• [How to complete this task] Word for word, set down every line of the entries below from the line with "step 0: v0 <- max((-5" to the line with "step 5: v1 <- ((lane", including both, and no other line.

(Dataset entries)
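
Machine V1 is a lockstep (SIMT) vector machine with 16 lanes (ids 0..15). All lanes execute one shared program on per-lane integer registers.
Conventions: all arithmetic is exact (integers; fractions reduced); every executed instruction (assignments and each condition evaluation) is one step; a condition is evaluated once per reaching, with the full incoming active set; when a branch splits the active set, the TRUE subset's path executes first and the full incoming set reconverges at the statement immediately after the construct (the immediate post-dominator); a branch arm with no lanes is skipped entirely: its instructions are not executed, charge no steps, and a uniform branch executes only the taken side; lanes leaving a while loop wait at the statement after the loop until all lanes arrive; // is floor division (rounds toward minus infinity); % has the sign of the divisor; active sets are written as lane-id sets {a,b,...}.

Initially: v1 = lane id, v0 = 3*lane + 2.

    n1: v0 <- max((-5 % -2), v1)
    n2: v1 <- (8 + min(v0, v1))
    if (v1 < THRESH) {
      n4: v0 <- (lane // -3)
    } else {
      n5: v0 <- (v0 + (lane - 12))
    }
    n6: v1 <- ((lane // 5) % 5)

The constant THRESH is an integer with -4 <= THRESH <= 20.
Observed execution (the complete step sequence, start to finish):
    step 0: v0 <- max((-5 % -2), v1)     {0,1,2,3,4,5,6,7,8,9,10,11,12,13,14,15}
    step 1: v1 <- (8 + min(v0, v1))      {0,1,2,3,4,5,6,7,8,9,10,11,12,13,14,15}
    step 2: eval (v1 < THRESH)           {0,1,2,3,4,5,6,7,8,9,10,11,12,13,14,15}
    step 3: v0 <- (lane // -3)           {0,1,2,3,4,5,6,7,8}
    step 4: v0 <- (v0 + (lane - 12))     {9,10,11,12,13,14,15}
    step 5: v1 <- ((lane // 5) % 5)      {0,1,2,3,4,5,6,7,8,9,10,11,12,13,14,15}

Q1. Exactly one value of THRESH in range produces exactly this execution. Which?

Answer: THRESH = 17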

• [The completed task]
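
    step 0: v0 <- max((-5 % -2), v1)     {0,1,2,3,4,5,6,7,8,9,10,11,12,13,14,15}
    step 1: v1 <- (8 + min(v0, v1))      {0,1,2,3,4,5,6,7,8,9,10,11,12,13,14,15}
    step 2: eval (v1 < THRESH)           {0,1,2,3,4,5,6,7,8,9,10,11,12,13,14,15}
    step 3: v0 <- (lane // -3)           {0,1,2,3,4,5,6,7,8}
    step 4: v0 <- (v0 + (lane - 12))     {9,10,11,12,13,14,15}
    step 5: v1 <- ((lane // 5) % 5)      {0,1,2,3,4,5,6,7,8,9,10,11,12,13,14,15}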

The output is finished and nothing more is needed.